Content starts

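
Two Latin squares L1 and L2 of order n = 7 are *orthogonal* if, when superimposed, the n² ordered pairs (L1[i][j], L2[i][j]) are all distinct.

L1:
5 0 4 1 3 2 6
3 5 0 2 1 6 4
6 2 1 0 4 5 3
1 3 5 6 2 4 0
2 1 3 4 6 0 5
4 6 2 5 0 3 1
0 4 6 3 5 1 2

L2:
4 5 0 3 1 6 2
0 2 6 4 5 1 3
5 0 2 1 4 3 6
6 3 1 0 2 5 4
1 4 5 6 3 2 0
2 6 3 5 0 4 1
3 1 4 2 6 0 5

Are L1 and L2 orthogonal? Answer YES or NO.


Form the n² = 49 superimposed pairs (L1[i][j], L2[i][j]), row by row (rows and columns indexed from 0):
row 0: (5,4) (0,5) (4,0) (1,3) (3,1) (2,6) (6,2)
row 1: (3,0) (5,2) (0,6) (2,4) (1,5) (6,1) (4,3)
row 2: (6,5) (2,0) (1,2) (0,1) (4,4) (5,3) (3,6)
row 3: (1,6) (3,3) (5,1) (6,0) (2,2) (4,5) (0,4)
row 4: (2,1) (1,4) (3,5) (4,6) (6,3) (0,2) (5,0)
row 5: (4,2) (6,6) (2,3) (5,5) (0,0) (3,4) (1,1)
row 6: (0,3) (4,1) (6,4) (3,2) (5,6) (1,0) (2,5)
Orthogonality requires all 49 pairs distinct.
Check by first coordinate: for each symbol s of L1, list the L2 entries in the n cells where L1 = s; they must all differ.
  L1 = 0: L2 entries (in reading order) 5, 6, 1, 4, 2, 0, 3 — all 7 distinct ✓
  L1 = 1: L2 entries (in reading order) 3, 5, 2, 6, 4, 1, 0 — all 7 distinct ✓
  L1 = 2: L2 entries (in reading order) 6, 4, 0, 2, 1, 3, 5 — all 7 distinct ✓
  L1 = 3: L2 entries (in reading order) 1, 0, 6, 3, 5, 4, 2 — all 7 distinct ✓
  L1 = 4: L2 entries (in reading order) 0, 3, 4, 5, 6, 2, 1 — all 7 distinct ✓
  L1 = 5: L2 entries (in reading order) 4, 2, 3, 1, 0, 5, 6 — all 7 distinct ✓
  L1 = 6: L2 entries (in reading order) 2, 1, 5, 0, 3, 6, 4 — all 7 distinct ✓
Every symbol of L1 meets every symbol of L2 exactly once, so all 49 pairs are distinct (49 of 49).
Conclusion: YES.

YES


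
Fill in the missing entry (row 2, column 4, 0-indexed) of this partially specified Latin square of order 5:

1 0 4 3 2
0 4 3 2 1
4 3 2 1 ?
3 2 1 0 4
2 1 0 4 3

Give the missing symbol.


Row 2 contains symbols [1, 2, 3, 4] — missing [0].
Column 4 contains symbols [1, 2, 3, 4] — missing [0].
The missing symbol must appear in both missing sets; intersection = [0].
Therefore the hidden value is 0.

Missing value = 0.


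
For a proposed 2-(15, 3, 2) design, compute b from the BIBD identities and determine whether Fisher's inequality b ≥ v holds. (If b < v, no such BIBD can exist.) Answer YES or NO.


b = λv(v − 1)/(k(k − 1)) = 2·15·14/(3·2) = 420/6 = 70.
Compare with v = 15: b ≥ v, so Fisher's inequality holds.

YES


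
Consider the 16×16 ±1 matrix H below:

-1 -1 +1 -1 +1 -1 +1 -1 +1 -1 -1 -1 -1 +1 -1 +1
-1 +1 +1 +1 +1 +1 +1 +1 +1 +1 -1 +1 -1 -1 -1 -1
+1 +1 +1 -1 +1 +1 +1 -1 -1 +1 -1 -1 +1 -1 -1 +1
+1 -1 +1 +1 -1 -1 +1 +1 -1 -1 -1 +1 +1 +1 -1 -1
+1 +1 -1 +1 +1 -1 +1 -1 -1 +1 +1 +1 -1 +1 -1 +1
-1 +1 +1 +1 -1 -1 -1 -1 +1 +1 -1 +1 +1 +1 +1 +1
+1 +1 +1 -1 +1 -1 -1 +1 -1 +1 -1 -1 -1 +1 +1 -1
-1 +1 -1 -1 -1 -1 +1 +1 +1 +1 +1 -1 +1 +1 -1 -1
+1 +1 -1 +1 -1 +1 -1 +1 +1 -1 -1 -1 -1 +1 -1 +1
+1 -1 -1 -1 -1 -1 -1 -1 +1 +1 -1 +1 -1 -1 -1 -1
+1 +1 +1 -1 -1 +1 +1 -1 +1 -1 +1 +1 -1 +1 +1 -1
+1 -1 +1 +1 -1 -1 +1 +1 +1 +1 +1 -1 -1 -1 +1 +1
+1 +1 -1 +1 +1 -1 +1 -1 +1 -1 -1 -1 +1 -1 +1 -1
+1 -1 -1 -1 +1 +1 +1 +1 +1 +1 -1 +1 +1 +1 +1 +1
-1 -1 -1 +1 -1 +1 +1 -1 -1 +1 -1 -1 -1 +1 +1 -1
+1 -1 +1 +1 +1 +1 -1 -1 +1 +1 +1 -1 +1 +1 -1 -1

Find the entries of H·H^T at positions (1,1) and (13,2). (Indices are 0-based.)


Row 1 of H: [-1, 1, 1, 1, 1, 1, 1, 1, 1, 1, -1, 1, -1, -1, -1, -1].
Row 2 of H: [1, 1, 1, -1, 1, 1, 1, -1, -1, 1, -1, -1, 1, -1, -1, 1].
Row 13 of H: [1, -1, -1, -1, 1, 1, 1, 1, 1, 1, -1, 1, 1, 1, 1, 1].
(H·H^T)[1][1] = Σ_j H[1][j]·H[1][j] = (-1)² + (1)² + (1)² + (1)² + (1)² + (1)² + (1)² + (1)² + (1)² + (1)² + (-1)² + (1)² + (-1)² + (-1)² + (-1)² + (-1)² = 1 + 1 + 1 + 1 + 1 + 1 + 1 + 1 + 1 + 1 + 1 + 1 + 1 + 1 + 1 + 1 = 16.
(H·H^T)[13][2] = Σ_j H[13][j]·H[2][j] = (1)·(1) + (-1)·(1) + (-1)·(1) + (-1)·(-1) + (1)·(1) + (1)·(1) + (1)·(1) + (1)·(-1) + (1)·(-1) + (1)·(1) + (-1)·(-1) + (1)·(-1) + (1)·(1) + (1)·(-1) + (1)·(-1) + (1)·(1) = 1 + -1 + -1 + 1 + 1 + 1 + 1 + -1 + -1 + 1 + 1 + -1 + 1 + -1 + -1 + 1 = 2.
Rows 13 and 2 are not orthogonal (dot product = 2 ≠ 0), so H is not a Hadamard matrix.

(1,1) entry = 16; (13,2) entry = 2.


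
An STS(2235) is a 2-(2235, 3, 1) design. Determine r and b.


An STS(v) is a 2-(v, 3, 1) BIBD: block size k = 3, λ = 1.
Replication: r(k − 1) = λ(v − 1) ⇒ r·2 = 2235 − 1 = 2234 ⇒ r = 1117.
Block count: bk = vr ⇒ b·3 = 2235·1117 = 2496495 ⇒ b = 832165.
(Check via b = v(v − 1)/6 = 2235·2234/6 = 4992990/6 = 832165.)

r = 1117, b = 832165.


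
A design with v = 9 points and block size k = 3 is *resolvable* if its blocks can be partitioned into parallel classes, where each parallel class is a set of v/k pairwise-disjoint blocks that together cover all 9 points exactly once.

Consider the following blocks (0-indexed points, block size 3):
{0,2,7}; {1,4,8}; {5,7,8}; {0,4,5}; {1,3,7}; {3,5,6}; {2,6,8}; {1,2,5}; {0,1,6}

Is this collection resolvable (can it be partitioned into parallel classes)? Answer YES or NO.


v = 9, block size k = 3, number of blocks = 9.
For resolvability, blocks must partition into parallel classes of size v/k = 3.
Total blocks must therefore be a multiple of 3: 9 = 3·3 + 0 ⇒ divisible ✓.
Consider block {5,7,8}. The only other block(s) in the collection disjoint from it are {0,1,6} — just 1 block(s). Any parallel class containing {5,7,8} would need 2 other blocks each disjoint from it, so no parallel class of size 3 can contain {5,7,8}.
Since every block must belong to some parallel class in a resolution, the collection cannot be partitioned into parallel classes.
Resolvable? NO.

NO


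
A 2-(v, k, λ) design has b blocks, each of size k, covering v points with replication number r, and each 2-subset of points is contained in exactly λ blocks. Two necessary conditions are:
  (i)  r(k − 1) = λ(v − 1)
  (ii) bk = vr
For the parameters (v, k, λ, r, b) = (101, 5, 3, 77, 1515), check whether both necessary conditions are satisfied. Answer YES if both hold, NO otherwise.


Condition (i): r(k − 1) = 77·4 = 308; λ(v − 1) = 3·100 = 300. Match? NO.
Condition (ii): bk = 1515·5 = 7575; vr = 101·77 = 7777. Match? NO.
Both conditions hold? NO.

NO


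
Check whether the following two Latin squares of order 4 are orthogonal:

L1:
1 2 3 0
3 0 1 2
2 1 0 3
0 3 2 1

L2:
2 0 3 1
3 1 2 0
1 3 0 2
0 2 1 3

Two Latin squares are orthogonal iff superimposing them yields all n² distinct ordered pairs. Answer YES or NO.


Form the n² = 16 superimposed pairs (L1[i][j], L2[i][j]), row by row (rows and columns indexed from 0):
row 0: (1,2) (2,0) (3,3) (0,1)
row 1: (3,3) (0,1) (1,2) (2,0)
row 2: (2,1) (1,3) (0,0) (3,2)
row 3: (0,0) (3,2) (2,1) (1,3)
Orthogonality requires all 16 pairs distinct.
But the pair (3,3) repeats: cell (0,2) has L1 = 3, L2 = 3, and cell (1,0) has L1 = 3, L2 = 3.
A repeated pair means some other pair never occurs (only 8 distinct pairs out of 16), so the squares are not orthogonal.
Conclusion: NO.

NO


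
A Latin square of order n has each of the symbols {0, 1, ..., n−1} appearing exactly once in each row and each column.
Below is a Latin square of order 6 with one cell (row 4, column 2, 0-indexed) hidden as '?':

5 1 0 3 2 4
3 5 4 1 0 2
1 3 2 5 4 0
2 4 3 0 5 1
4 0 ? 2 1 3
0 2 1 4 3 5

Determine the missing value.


Row 4 contains symbols [0, 1, 2, 3, 4] — missing [5].
Column 2 contains symbols [0, 1, 2, 3, 4] — missing [5].
The missing symbol must appear in both missing sets; intersection = [5].
Therefore the hidden value is 5.

Missing value = 5.


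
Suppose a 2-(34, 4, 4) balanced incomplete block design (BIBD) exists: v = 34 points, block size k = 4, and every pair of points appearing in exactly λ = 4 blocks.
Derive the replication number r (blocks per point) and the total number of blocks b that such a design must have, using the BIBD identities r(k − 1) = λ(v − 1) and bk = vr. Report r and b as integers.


Any 2-(v, k, λ) BIBD satisfies two necessary conditions:
  (i)  Each point sits in r blocks, and counting incidences through any fixed point gives r(k − 1) = λ(v − 1), so r = λ(v − 1)/(k − 1).
  (ii) Total incidences bk = vr, so b = vr/k.
Step 1: r = λ(v − 1)/(k − 1) = 4·(34 − 1)/(4 − 1) = 4·33/3 = 132/3 = 44.
Step 2: b = vr/k = 34·44/4 = 1496/4 = 374.
Check integrality: r = 44 ∈ Z ✓, b = 374 ∈ Z ✓.
(These identities are necessary conditions: they determine r and b for any design with these parameters, but do not by themselves prove that one exists.)

r = 44, b = 374.


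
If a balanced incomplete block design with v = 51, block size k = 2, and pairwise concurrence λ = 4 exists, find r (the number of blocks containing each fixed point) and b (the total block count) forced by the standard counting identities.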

Content ends

▶ _Problem details_:
Which lines above hold the string "following"? Show each of them.

▶ _Reply_:
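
Consider the following blocks (0-indexed points, block size 3):
Check whether the following two Latin squares of order 4 are orthogonal: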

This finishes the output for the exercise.